Collected data
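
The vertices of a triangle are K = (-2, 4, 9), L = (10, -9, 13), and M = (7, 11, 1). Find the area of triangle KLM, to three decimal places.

KL = (12, -13, 4),  KM = (9, 7, -8)
i: (-13)·(-8) - 4·7 = 104 - 28 = 76
j: 4·9 - 12·(-8) = 36 - (-96) = 132
k: 12·7 - (-13)·9 = 84 - (-117) = 201
KL × KM = (76, 132, 201)
|KL × KM| = √63601 ≈ 252.1924
area = ½ · 252.1924 ≈ 126.096

126.096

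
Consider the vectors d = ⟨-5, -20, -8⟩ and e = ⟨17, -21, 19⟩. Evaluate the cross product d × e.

i: (-20)·19 - (-8)·(-21) = -380 - 168 = -548
j: (-8)·17 - (-5)·19 = -136 - (-95) = -41
k: (-5)·(-21) - (-20)·17 = 105 - (-340) = 445
d × e = (-548, -41, 445)

(-548, -41, 445)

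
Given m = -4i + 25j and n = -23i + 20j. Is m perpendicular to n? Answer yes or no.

m · n = (-4)·(-23) + 25·20 = 92 + 500 = 592
Nonzero, so the vectors are not orthogonal.

no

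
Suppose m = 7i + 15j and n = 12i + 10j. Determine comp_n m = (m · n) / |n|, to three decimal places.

m · n = 7·12 + 15·10 = 84 + 150 = 234
|n| = √(144 + 100) = √244 ≈ 15.6205
comp_n m = 234 / √244 ≈ 14.980

14.980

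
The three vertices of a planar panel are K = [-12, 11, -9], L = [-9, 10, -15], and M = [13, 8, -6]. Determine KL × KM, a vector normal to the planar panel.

(-21, -159, 16)

KL = (3, -1, -6)
KM = (25, -3, 3)
i: (-1)·3 - (-6)·(-3) = -3 - 18 = -21
j: (-6)·25 - 3·3 = -150 - 9 = -159
k: 3·(-3) - (-1)·25 = -9 - (-25) = 16
KL × KM = (-21, -159, 16)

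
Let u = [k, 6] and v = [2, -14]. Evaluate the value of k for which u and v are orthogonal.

u · v = k·2 + 6·(-14) = -84 + 2k
Set equal to 0: 2k = 84, so k = 42.

42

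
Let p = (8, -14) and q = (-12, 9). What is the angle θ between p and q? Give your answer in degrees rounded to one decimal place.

p · q = 8·(-12) + (-14)·9 = -96 - 126 = -222
|p|² = 64 + 196 = 260,  |p| = √260 ≈ 16.124515
|q|² = 144 + 81 = 225,  |q| = √225 ≈ 15.000000
cos θ = -222 / (16.124515 · 15.000000) ≈ -0.91786
θ = arccos(-0.91786) ≈ 156.6°

156.6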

Work required:
Each line from the one containing "The three vertices" through the final line of the records must be repeated exactly, with no line added or dropped.

Result:
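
The three vertices of a planar panel are K = [-12, 11, -9], L = [-9, 10, -15], and M = [13, 8, -6]. Determine KL × KM, a vector normal to the planar panel.

(-21, -159, 16)

KL = (3, -1, -6)
KM = (25, -3, 3)
i: (-1)·3 - (-6)·(-3) = -3 - 18 = -21
j: (-6)·25 - 3·3 = -150 - 9 = -159
k: 3·(-3) - (-1)·25 = -9 - (-25) = 16
KL × KM = (-21, -159, 16)

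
Let u = [k, 6] and v = [2, -14]. Evaluate the value of k for which u and v are orthogonal.

u · v = k·2 + 6·(-14) = -84 + 2k
Set equal to 0: 2k = 84, so k = 42.

42

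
Let p = (8, -14) and q = (-12, 9). What is the angle θ between p and q? Give your answer in degrees rounded to one decimal place.

p · q = 8·(-12) + (-14)·9 = -96 - 126 = -222
|p|² = 64 + 196 = 260,  |p| = √260 ≈ 16.124515
|q|² = 144 + 81 = 225,  |q| = √225 ≈ 15.000000
cos θ = -222 / (16.124515 · 15.000000) ≈ -0.91786
θ = arccos(-0.91786) ≈ 156.6°

156.6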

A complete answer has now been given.